- WORK TO BE COMPLETED
Each line below from the one containing "Execute the following" through the one containing "After all operations, what" is to be given again exactly, and no line outside that span.

————

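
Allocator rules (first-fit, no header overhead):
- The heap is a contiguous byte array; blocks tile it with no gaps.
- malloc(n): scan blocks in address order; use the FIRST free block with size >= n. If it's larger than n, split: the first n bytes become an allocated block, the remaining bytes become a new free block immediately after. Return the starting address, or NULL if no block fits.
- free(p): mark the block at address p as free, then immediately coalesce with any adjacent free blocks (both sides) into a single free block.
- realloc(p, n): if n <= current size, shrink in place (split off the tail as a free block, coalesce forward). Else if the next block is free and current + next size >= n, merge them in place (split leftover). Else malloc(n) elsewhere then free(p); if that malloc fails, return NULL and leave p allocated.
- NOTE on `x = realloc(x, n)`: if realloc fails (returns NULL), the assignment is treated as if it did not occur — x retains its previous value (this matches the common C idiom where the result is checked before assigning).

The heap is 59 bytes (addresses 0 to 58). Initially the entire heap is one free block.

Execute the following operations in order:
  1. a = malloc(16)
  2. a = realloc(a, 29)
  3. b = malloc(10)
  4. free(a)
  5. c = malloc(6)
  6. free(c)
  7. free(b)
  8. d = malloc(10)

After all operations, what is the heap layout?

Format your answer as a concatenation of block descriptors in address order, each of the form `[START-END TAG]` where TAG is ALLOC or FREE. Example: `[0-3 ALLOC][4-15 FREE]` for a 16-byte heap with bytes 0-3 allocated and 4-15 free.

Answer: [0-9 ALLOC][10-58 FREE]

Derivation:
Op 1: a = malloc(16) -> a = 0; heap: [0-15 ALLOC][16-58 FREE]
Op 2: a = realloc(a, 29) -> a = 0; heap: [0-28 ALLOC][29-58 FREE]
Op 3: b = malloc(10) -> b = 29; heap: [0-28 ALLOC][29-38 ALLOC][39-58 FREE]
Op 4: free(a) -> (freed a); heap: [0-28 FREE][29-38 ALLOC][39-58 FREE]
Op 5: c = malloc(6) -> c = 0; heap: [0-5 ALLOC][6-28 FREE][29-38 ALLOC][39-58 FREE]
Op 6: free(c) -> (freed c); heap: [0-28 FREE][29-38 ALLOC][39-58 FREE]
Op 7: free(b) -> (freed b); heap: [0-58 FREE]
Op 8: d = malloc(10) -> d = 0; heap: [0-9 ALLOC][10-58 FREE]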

————

- OUTPUT FOR THIS EXERCISE
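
Execute the following operations in order:
  1. a = malloc(16)
  2. a = realloc(a, 29)
  3. b = malloc(10)
  4. free(a)
  5. c = malloc(6)
  6. free(c)
  7. free(b)
  8. d = malloc(10)

After all operations, what is the heap layout?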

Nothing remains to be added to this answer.